- What you have to do
Word for word, restate all of the data shown below.

- Dataset entries
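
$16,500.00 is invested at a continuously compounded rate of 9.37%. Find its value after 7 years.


Formula: FV = P * e^(r*t)
Exponent: r*t = 0.0937 * 7 = 0.6559
e^(0.6559) = 1.926876
FV = $16,500.00 * 1.926876 = $31,793.45

$31,793.45


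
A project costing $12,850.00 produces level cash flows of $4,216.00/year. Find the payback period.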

- Your solution
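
$16,500.00 is invested at a continuously compounded rate of 9.37%. Find its value after 7 years.


Formula: FV = P * e^(r*t)
Exponent: r*t = 0.0937 * 7 = 0.6559
e^(0.6559) = 1.926876
FV = $16,500.00 * 1.926876 = $31,793.45

$31,793.45


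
A project costing $12,850.00 produces level cash flows of $4,216.00/year. Find the payback period.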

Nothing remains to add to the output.